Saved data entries
::::

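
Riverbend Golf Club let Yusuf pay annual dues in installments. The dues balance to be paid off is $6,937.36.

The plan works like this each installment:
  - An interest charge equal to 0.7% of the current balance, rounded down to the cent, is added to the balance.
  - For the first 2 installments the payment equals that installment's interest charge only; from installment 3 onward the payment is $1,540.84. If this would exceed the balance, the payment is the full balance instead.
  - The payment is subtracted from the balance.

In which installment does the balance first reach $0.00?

# | Opening | Interest | Payment | End bal
1 | $6,937.36 | $48.56 | $48.56 | $6,937.36
2 | $6,937.36 | $48.56 | $48.56 | $6,937.36
3 | $6,937.36 | $48.56 | $1,540.84 | $5,445.08
4 | $5,445.08 | $38.11 | $1,540.84 | $3,942.35
5 | $3,942.35 | $27.59 | $1,540.84 | $2,429.10
6 | $2,429.10 | $17.00 | $1,540.84 | $905.26
7 | $905.26 | $6.33 | $911.59 | $0.00
Balance reaches $0.00 in installment 7.

7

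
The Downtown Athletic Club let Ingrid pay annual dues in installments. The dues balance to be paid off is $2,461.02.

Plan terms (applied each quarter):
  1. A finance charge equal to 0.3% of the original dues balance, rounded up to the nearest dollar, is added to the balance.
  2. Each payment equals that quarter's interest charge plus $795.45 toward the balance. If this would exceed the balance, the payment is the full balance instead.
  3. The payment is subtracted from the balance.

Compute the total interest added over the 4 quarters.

$32.00

Quarter 1: opening $2,461.02; interest $8.00 → $2,469.02; payment $803.45; balance $1,665.57
Quarter 2: opening $1,665.57; interest $8.00 → $1,673.57; payment $803.45; balance $870.12
Quarter 3: opening $870.12; interest $8.00 → $878.12; payment $803.45; balance $74.67
Quarter 4: opening $74.67; interest $8.00 → $82.67; payment $82.67; balance $0.00
Total interest: $8.00 + $8.00 + $8.00 + $8.00 = $32.00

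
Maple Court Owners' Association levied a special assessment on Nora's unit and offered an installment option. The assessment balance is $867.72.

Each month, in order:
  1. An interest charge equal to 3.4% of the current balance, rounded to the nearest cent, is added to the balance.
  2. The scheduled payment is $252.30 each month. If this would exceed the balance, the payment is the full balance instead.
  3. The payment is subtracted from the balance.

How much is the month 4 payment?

Month 1: opening $867.72; interest $29.50 → $897.22; payment $252.30; balance $644.92
Month 2: opening $644.92; interest $21.93 → $666.85; payment $252.30; balance $414.55
Month 3: opening $414.55; interest $14.09 → $428.64; payment $252.30; balance $176.34
Month 4: opening $176.34; interest $6.00 → $182.34; payment $182.34; balance $0.00

$182.34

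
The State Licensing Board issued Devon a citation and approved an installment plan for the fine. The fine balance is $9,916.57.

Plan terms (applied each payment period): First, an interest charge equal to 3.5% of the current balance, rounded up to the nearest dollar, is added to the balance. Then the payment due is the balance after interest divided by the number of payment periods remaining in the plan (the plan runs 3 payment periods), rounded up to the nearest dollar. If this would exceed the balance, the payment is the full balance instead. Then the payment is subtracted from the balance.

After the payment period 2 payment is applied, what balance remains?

$3,540.57

Payment period 1: opening $9,916.57; interest $348.00 → $10,264.57; payment $3,422.00; balance $6,842.57
Payment period 2: opening $6,842.57; interest $240.00 → $7,082.57; payment $3,542.00; balance $3,540.57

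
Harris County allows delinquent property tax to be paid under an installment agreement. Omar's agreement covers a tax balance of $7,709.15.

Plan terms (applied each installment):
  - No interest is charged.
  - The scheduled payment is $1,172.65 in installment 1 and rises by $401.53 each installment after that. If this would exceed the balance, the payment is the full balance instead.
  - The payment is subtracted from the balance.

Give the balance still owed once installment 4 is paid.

$609.37

Installment 1: opening $7,709.15; payment $1,172.65; balance $6,536.50
Installment 2: opening $6,536.50; payment $1,574.18; balance $4,962.32
Installment 3: opening $4,962.32; payment $1,975.71; balance $2,986.61
Installment 4: opening $2,986.61; payment $2,377.24; balance $609.37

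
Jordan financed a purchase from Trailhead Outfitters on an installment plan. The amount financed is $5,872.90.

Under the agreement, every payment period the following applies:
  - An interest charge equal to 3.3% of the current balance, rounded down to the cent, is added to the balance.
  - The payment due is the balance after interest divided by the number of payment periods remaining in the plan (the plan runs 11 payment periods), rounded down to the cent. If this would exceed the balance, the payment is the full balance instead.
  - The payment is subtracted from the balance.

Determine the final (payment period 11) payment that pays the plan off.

$763.06

Payment period 1: $5,872.90 +$193.80 interest = $6,066.70; pay $551.51 → $5,515.19
Payment period 2: $5,515.19 +$182.00 interest = $5,697.19; pay $569.71 → $5,127.48
Payment period 3: $5,127.48 +$169.20 interest = $5,296.68; pay $588.52 → $4,708.16
Payment period 4: $4,708.16 +$155.36 interest = $4,863.52; pay $607.94 → $4,255.58
Payment period 5: $4,255.58 +$140.43 interest = $4,396.01; pay $628.00 → $3,768.01
Payment period 6: $3,768.01 +$124.34 interest = $3,892.35; pay $648.72 → $3,243.63
Payment period 7: $3,243.63 +$107.03 interest = $3,350.66; pay $670.13 → $2,680.53
Payment period 8: $2,680.53 +$88.45 interest = $2,768.98; pay $692.24 → $2,076.74
Payment period 9: $2,076.74 +$68.53 interest = $2,145.27; pay $715.09 → $1,430.18
Payment period 10: $1,430.18 +$47.19 interest = $1,477.37; pay $738.68 → $738.69
Payment period 11: $738.69 +$24.37 interest = $763.06; pay $763.06 → $0.00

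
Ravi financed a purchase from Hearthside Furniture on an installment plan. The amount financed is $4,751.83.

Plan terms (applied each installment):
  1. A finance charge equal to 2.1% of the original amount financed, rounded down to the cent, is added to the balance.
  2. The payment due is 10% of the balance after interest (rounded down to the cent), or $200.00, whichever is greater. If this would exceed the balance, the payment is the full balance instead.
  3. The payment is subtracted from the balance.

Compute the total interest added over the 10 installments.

Installment 1: opening $4,751.83; interest $99.78 → $4,851.61; payment $485.16; balance $4,366.45
Installment 2: opening $4,366.45; interest $99.78 → $4,466.23; payment $446.62; balance $4,019.61
Installment 3: opening $4,019.61; interest $99.78 → $4,119.39; payment $411.93; balance $3,707.46
Installment 4: opening $3,707.46; interest $99.78 → $3,807.24; payment $380.72; balance $3,426.52
Installment 5: opening $3,426.52; interest $99.78 → $3,526.30; payment $352.63; balance $3,173.67
Installment 6: opening $3,173.67; interest $99.78 → $3,273.45; payment $327.34; balance $2,946.11
Installment 7: opening $2,946.11; interest $99.78 → $3,045.89; payment $304.58; balance $2,741.31
Installment 8: opening $2,741.31; interest $99.78 → $2,841.09; payment $284.10; balance $2,556.99
Installment 9: opening $2,556.99; interest $99.78 → $2,656.77; payment $265.67; balance $2,391.10
Installment 10: opening $2,391.10; interest $99.78 → $2,490.88; payment $249.08; balance $2,241.80
Total interest: $99.78 + $99.78 + $99.78 + $99.78 + $99.78 + $99.78 + $99.78 + $99.78 + $99.78 + $99.78 = $997.80

$997.80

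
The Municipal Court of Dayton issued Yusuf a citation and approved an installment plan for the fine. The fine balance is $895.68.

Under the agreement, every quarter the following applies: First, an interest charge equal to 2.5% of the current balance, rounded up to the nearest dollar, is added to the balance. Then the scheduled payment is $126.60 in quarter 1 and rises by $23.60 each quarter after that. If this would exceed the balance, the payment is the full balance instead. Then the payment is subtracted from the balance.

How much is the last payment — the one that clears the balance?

Quarter 1: $895.68 +$23.00 interest = $918.68; pay $126.60 → $792.08
Quarter 2: $792.08 +$20.00 interest = $812.08; pay $150.20 → $661.88
Quarter 3: $661.88 +$17.00 interest = $678.88; pay $173.80 → $505.08
Quarter 4: $505.08 +$13.00 interest = $518.08; pay $197.40 → $320.68
Quarter 5: $320.68 +$9.00 interest = $329.68; pay $221.00 → $108.68
Quarter 6: $108.68 +$3.00 interest = $111.68; pay $111.68 → $0.00

$111.68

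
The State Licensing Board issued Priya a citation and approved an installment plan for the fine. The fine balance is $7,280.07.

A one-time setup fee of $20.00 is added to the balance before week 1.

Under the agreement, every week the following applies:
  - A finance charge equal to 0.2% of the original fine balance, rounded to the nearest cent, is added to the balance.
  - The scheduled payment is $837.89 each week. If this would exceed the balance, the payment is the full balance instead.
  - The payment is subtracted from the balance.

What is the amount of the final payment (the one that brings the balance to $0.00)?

$727.99

Week 1: opening $7,300.07; interest $14.56 → $7,314.63; payment $837.89; balance $6,476.74
Week 2: opening $6,476.74; interest $14.56 → $6,491.30; payment $837.89; balance $5,653.41
Week 3: opening $5,653.41; interest $14.56 → $5,667.97; payment $837.89; balance $4,830.08
Week 4: opening $4,830.08; interest $14.56 → $4,844.64; payment $837.89; balance $4,006.75
Week 5: opening $4,006.75; interest $14.56 → $4,021.31; payment $837.89; balance $3,183.42
Week 6: opening $3,183.42; interest $14.56 → $3,197.98; payment $837.89; balance $2,360.09
Week 7: opening $2,360.09; interest $14.56 → $2,374.65; payment $837.89; balance $1,536.76
Week 8: opening $1,536.76; interest $14.56 → $1,551.32; payment $837.89; balance $713.43
Week 9: opening $713.43; interest $14.56 → $727.99; payment $727.99; balance $0.00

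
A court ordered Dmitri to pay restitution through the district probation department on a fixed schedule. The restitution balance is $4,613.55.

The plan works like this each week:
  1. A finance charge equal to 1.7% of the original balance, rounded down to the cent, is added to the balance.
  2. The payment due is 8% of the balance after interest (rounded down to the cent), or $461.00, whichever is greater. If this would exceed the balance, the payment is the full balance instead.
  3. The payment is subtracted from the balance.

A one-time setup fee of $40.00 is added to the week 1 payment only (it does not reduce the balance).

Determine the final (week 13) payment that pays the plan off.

$101.14

# | Opening | Interest | Payment | Fee | End bal
1 | $4,613.55 | $78.43 | $461.00 | $40.00 | $4,230.98
2 | $4,230.98 | $78.43 | $461.00 | — | $3,848.41
3 | $3,848.41 | $78.43 | $461.00 | — | $3,465.84
4 | $3,465.84 | $78.43 | $461.00 | — | $3,083.27
5 | $3,083.27 | $78.43 | $461.00 | — | $2,700.70
6 | $2,700.70 | $78.43 | $461.00 | — | $2,318.13
7 | $2,318.13 | $78.43 | $461.00 | — | $1,935.56
8 | $1,935.56 | $78.43 | $461.00 | — | $1,552.99
9 | $1,552.99 | $78.43 | $461.00 | — | $1,170.42
10 | $1,170.42 | $78.43 | $461.00 | — | $787.85
11 | $787.85 | $78.43 | $461.00 | — | $405.28
12 | $405.28 | $78.43 | $461.00 | — | $22.71
13 | $22.71 | $78.43 | $101.14 | — | $0.00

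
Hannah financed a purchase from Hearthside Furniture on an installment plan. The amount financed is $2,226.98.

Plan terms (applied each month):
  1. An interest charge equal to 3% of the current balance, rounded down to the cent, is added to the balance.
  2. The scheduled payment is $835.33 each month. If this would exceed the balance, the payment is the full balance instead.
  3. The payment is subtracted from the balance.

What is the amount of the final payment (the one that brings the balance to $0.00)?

$686.87

Month 1: opening $2,226.98; interest $66.80 → $2,293.78; payment $835.33; balance $1,458.45
Month 2: opening $1,458.45; interest $43.75 → $1,502.20; payment $835.33; balance $666.87
Month 3: opening $666.87; interest $20.00 → $686.87; payment $686.87; balance $0.00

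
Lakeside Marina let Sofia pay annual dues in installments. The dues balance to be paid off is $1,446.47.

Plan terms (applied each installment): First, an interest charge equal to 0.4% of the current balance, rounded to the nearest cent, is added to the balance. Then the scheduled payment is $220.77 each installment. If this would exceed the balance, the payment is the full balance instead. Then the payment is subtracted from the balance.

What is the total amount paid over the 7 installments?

$1,468.80

Installment 1: opening $1,446.47; interest $5.79 → $1,452.26; payment $220.77; balance $1,231.49
Installment 2: opening $1,231.49; interest $4.93 → $1,236.42; payment $220.77; balance $1,015.65
Installment 3: opening $1,015.65; interest $4.06 → $1,019.71; payment $220.77; balance $798.94
Installment 4: opening $798.94; interest $3.20 → $802.14; payment $220.77; balance $581.37
Installment 5: opening $581.37; interest $2.33 → $583.70; payment $220.77; balance $362.93
Installment 6: opening $362.93; interest $1.45 → $364.38; payment $220.77; balance $143.61
Installment 7: opening $143.61; interest $0.57 → $144.18; payment $144.18; balance $0.00
Total paid: $1,468.80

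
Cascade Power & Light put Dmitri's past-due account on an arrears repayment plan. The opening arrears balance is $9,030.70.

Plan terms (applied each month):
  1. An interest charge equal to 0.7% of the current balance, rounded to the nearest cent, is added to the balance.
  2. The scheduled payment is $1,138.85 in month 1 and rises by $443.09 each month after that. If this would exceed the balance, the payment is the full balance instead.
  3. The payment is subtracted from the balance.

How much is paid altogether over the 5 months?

$9,239.82

Month 1: $9,030.70 +$63.21 interest = $9,093.91; pay $1,138.85 → $7,955.06
Month 2: $7,955.06 +$55.69 interest = $8,010.75; pay $1,581.94 → $6,428.81
Month 3: $6,428.81 +$45.00 interest = $6,473.81; pay $2,025.03 → $4,448.78
Month 4: $4,448.78 +$31.14 interest = $4,479.92; pay $2,468.12 → $2,011.80
Month 5: $2,011.80 +$14.08 interest = $2,025.88; pay $2,025.88 → $0.00
Total paid: $9,239.82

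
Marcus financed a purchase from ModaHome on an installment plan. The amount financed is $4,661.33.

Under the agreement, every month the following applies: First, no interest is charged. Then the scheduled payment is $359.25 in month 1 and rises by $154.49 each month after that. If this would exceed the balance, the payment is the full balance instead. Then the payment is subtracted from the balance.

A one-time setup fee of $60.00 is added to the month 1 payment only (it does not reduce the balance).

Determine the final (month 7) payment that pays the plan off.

$188.48

Month 1: $4,661.33 − $359.25 (+ $60.00 fee) → $4,302.08
Month 2: $4,302.08 − $513.74 → $3,788.34
Month 3: $3,788.34 − $668.23 → $3,120.11
Month 4: $3,120.11 − $822.72 → $2,297.39
Month 5: $2,297.39 − $977.21 → $1,320.18
Month 6: $1,320.18 − $1,131.70 → $188.48
Month 7: $188.48 − $188.48 → $0.00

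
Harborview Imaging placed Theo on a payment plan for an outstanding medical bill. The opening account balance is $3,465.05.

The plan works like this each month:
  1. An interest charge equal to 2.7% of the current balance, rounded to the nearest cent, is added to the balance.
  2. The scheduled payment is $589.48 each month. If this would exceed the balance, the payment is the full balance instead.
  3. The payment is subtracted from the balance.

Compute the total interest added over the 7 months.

Month 1: opening $3,465.05; interest $93.56 → $3,558.61; payment $589.48; balance $2,969.13
Month 2: opening $2,969.13; interest $80.17 → $3,049.30; payment $589.48; balance $2,459.82
Month 3: opening $2,459.82; interest $66.42 → $2,526.24; payment $589.48; balance $1,936.76
Month 4: opening $1,936.76; interest $52.29 → $1,989.05; payment $589.48; balance $1,399.57
Month 5: opening $1,399.57; interest $37.79 → $1,437.36; payment $589.48; balance $847.88
Month 6: opening $847.88; interest $22.89 → $870.77; payment $589.48; balance $281.29
Month 7: opening $281.29; interest $7.59 → $288.88; payment $288.88; balance $0.00
Total interest: $93.56 + $80.17 + $66.42 + $52.29 + $37.79 + $22.89 + $7.59 = $360.71

$360.71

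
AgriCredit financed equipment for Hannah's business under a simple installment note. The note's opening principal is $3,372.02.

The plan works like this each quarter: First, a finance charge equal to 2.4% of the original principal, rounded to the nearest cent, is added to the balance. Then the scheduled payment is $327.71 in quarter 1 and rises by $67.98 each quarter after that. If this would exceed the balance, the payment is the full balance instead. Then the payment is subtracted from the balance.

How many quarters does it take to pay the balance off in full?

# | Opening | Interest | Payment | End bal
1 | $3,372.02 | $80.93 | $327.71 | $3,125.24
2 | $3,125.24 | $80.93 | $395.69 | $2,810.48
3 | $2,810.48 | $80.93 | $463.67 | $2,427.74
4 | $2,427.74 | $80.93 | $531.65 | $1,977.02
5 | $1,977.02 | $80.93 | $599.63 | $1,458.32
6 | $1,458.32 | $80.93 | $667.61 | $871.64
7 | $871.64 | $80.93 | $735.59 | $216.98
8 | $216.98 | $80.93 | $297.91 | $0.00
Balance reaches $0.00 in quarter 8.

8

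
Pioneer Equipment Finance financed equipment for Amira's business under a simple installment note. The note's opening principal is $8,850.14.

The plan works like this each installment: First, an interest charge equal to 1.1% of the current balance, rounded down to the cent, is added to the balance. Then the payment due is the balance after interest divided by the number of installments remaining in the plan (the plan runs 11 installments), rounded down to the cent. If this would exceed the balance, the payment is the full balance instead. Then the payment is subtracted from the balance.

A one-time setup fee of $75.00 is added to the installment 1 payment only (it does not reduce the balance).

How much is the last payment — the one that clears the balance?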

::::

→ **Aim of the exercise**
Identify the lines above that contain the word "only", then copy them.

→ **Answer to this exercise**
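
  - For the first 2 installments the payment equals that installment's interest charge only; from installment 3 onward the payment is $1,540.84. If this would exceed the balance, the payment is the full balance instead.
A one-time setup fee of $40.00 is added to the week 1 payment only (it does not reduce the balance).
A one-time setup fee of $60.00 is added to the month 1 payment only (it does not reduce the balance).
A one-time setup fee of $75.00 is added to the installment 1 payment only (it does not reduce the balance).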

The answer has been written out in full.